Record excerpts
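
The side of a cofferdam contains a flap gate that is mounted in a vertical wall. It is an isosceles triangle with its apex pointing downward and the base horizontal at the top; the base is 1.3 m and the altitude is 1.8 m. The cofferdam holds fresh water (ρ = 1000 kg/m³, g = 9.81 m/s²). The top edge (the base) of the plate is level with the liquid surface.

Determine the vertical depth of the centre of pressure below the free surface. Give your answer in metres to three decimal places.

γ = ρg = 1000 × 9.81 = 9810 N/m³ = 9.81 kN/m³.
With the apex down, the centroid sits h/3 = 1.8/3 = 0.6 m below the base (the top edge), so the centroid depth is h_c = 0.6 m.
A = ½ × 1.3 × 1.8 = 1.17 m².
Resultant F = γ·h_c·A = 9.81 × 0.6 × 1.17 = 6.88662 kN.
I_c = b·h³/36 = 1.3 × 1.8³/36 = 0.2106 m⁴.
Centre of pressure: y_p = y_c + I_c/(y_c·A) = 0.6 + 0.2106/(0.6 × 1.17) = 0.6 + 0.3 = 0.9 m along the plane.

h_p = 0.900 m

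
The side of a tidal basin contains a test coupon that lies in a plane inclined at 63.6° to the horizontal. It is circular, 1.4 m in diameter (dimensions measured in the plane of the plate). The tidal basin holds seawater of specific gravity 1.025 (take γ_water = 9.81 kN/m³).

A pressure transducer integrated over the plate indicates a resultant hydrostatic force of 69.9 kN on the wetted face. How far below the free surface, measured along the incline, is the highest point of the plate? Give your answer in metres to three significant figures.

γ = 1.025 × 9.81 = 10.05525 kN/m³.
A = π(0.7)² = 1.53938 m².
From F = γ·h_c·A, the centroid depth is h_c = 69.9/(10.05525 × 1.53938) = 4.51584 m.
Let θ = 63.6° be the plate's angle to the horizontal; measure y along the incline from where the plane meets the free surface. Vertical depth h = y·sinθ with sinθ = 0.895712.
Along the incline, y_c = h_c/sinθ = 4.51584/0.895712 = 5.04162 m.
The centroid is at the centre, 0.7 m below the top of the plate, so the highest point sits at y_top = 5.04162 − 0.7 = 4.34162 m along the incline.

y_top ≈ 4.34 m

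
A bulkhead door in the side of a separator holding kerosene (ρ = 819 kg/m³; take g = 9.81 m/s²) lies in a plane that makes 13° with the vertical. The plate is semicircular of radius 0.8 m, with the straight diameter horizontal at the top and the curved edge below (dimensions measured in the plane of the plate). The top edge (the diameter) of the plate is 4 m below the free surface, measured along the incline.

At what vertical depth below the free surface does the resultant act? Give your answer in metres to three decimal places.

h_p = 4.238 m

γ = ρg = 819 × 9.81 / 1000 = 8.03439 kN/m³.
The plate makes 13° with the vertical, i.e. θ = 90° − 13° = 77° to the horizontal. Measuring y along the incline from the free-surface line, vertical depth h = y·sinθ with sinθ = 0.974370.
The centroid of a semicircle lies 4r/(3π) = 0.339531 m from the diameter, here below the top edge, so y_c = 4 + 0.339531 = 4.33953 m and h_c = 4.33953 × 0.974370 = 4.22831 m.
A = πr²/2 = π × 0.8²/2 = 1.00531 m².
Resultant F = γ·h_c·A = 8.03439 × 4.22831 × 1.00531 = 34.1523 kN.
I_c = (π/8 − 8/(9π))·r⁴ = 0.109757 × 0.8⁴ = 0.0449565 m⁴.
Centre of pressure: y_p = y_c + I_c/(y_c·A) = 4.33953 + 0.0449565/(4.33953 × 1.00531) = 4.33953 + 0.010305 = 4.34983 m along the plane.
Vertically, h_p = y_p·sinθ = 4.34983 × 0.974370 = 4.23834 m.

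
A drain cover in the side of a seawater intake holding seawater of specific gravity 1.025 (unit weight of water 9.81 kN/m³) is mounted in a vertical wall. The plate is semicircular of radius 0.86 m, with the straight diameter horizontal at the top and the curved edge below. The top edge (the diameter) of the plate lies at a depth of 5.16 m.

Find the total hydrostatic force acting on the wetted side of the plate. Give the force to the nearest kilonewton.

γ = 1.025 × 9.81 = 10.05525 kN/m³.
The centroid of a semicircle lies 4r/(3π) = 0.364995 m from the diameter, here below the top edge, so the centroid depth is h_c = 5.16 + 0.364995 = 5.525 m.
A = πr²/2 = π × 0.86²/2 = 1.16176 m².
Resultant F = γ·h_c·A = 10.05525 × 5.525 × 1.16176 = 64.5419 kN.

F ≈ 65 kN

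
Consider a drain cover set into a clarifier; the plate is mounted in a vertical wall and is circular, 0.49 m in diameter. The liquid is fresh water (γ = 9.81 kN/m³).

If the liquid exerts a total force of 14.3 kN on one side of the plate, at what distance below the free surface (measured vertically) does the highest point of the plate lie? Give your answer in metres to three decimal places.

d_top ≈ 7.485 m

γ = 9.81 kN/m³.
A = π(0.245)² = 0.188574 m².
From F = γ·h_c·A, the centroid depth is h_c = 14.3/(9.81 × 0.188574) = 7.7301 m.
The centroid is at the centre, 0.245 m below the top of the plate, so the highest point sits at h_top = 7.7301 − 0.245 = 7.4851 m below the surface.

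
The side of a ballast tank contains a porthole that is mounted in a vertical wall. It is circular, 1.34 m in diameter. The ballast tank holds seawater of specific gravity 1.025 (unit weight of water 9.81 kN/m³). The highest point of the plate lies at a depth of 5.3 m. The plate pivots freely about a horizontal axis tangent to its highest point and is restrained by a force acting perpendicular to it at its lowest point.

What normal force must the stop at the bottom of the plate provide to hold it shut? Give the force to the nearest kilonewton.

P ≈ 44 kN

γ = 1.025 × 9.81 = 10.05525 kN/m³.
The centroid is at the centre, 0.67 m below the top of the plate, so the centroid depth is h_c = 5.3 + 0.67 = 5.97 m.
A = π(0.67)² = 1.41026 m².
Resultant F = γ·h_c·A = 10.05525 × 5.97 × 1.41026 = 84.6577 kN.
I_c = πr⁴/4 = π × 0.67⁴/4 = 0.158267 m⁴.
Centre of pressure: y_p = y_c + I_c/(y_c·A) = 5.97 + 0.158267/(5.97 × 1.41026) = 5.97 + 0.0187982 = 5.9888 m along the plane.
The resultant acts 0.67 + 0.0187982 = 0.688798 m (along the plate) below the hinge at the top edge, so the moment about the hinge is M = F × 0.688798 = 84.6577 × 0.688798 = 58.3121 kN·m.
A normal force at the bottom, 1.34 m from the hinge, must supply this moment: P = 58.3121/1.34 = 43.5165 kN.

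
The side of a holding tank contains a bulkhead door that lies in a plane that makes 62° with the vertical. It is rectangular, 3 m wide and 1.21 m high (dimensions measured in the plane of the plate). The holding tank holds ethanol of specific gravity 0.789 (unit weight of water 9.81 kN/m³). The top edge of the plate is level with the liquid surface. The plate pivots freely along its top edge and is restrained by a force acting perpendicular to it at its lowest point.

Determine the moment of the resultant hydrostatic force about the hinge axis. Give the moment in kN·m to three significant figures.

γ = 0.789 × 9.81 = 7.74009 kN/m³.
The plate makes 62° with the vertical, i.e. θ = 90° − 62° = 28° to the horizontal. Measuring y along the incline from the free-surface line, vertical depth h = y·sinθ with sinθ = 0.469472.
The centroid lies 1.21/2 = 0.605 m below the top edge, so y_c = 0.605 m and h_c = 0.605 × 0.469472 = 0.284031 m.
A = 3 × 1.21 = 3.63 m².
Resultant F = γ·h_c·A = 7.74009 × 0.284031 × 3.63 = 7.98028 kN.
I_c = b·h³/12 = 3 × 1.21³/12 = 0.44289 m⁴.
Centre of pressure: y_p = y_c + I_c/(y_c·A) = 0.605 + 0.44289/(0.605 × 3.63) = 0.605 + 0.201667 = 0.806667 m along the plane.
The resultant acts 0.605 + 0.201667 = 0.806667 m (along the plate) below the hinge at the top edge, so the moment about the hinge is M = F × 0.806667 = 7.98028 × 0.806667 = 6.43743 kN·m.

M ≈ 6.44 kN·m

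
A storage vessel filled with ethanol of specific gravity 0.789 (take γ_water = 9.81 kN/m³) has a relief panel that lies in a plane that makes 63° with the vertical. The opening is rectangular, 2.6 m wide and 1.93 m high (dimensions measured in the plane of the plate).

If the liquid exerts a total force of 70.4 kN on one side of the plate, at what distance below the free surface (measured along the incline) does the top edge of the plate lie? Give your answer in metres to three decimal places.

y_top ≈ 3.028 m

γ = 0.789 × 9.81 = 7.74009 kN/m³.
A = 2.6 × 1.93 = 5.018 m².
From F = γ·h_c·A, the centroid depth is h_c = 70.4/(7.74009 × 5.018) = 1.81258 m.
The plate makes 63° with the vertical, i.e. θ = 90° − 63° = 27° to the horizontal. Measuring y along the incline from the free-surface line, vertical depth h = y·sinθ with sinθ = 0.453990.
Along the incline, y_c = h_c/sinθ = 1.81258/0.453990 = 3.99255 m.
The centroid lies 1.93/2 = 0.965 m below the top edge, so the top edge sits at y_top = 3.99255 − 0.965 = 3.02755 m along the incline.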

Exercise
Using the records above, report each line that contains the word "weight" by copying it.

Written solution
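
A drain cover in the side of a seawater intake holding seawater of specific gravity 1.025 (unit weight of water 9.81 kN/m³) is mounted in a vertical wall. The plate is semicircular of radius 0.86 m, with the straight diameter horizontal at the top and the curved edge below. The top edge (the diameter) of the plate lies at a depth of 5.16 m.
The side of a ballast tank contains a porthole that is mounted in a vertical wall. It is circular, 1.34 m in diameter. The ballast tank holds seawater of specific gravity 1.025 (unit weight of water 9.81 kN/m³). The highest point of the plate lies at a depth of 5.3 m. The plate pivots freely about a horizontal axis tangent to its highest point and is restrained by a force acting perpendicular to it at its lowest point.
The side of a holding tank contains a bulkhead door that lies in a plane that makes 62° with the vertical. It is rectangular, 3 m wide and 1.21 m high (dimensions measured in the plane of the plate). The holding tank holds ethanol of specific gravity 0.789 (unit weight of water 9.81 kN/m³). The top edge of the plate is level with the liquid surface. The plate pivots freely along its top edge and is restrained by a force acting perpendicular to it at its lowest point.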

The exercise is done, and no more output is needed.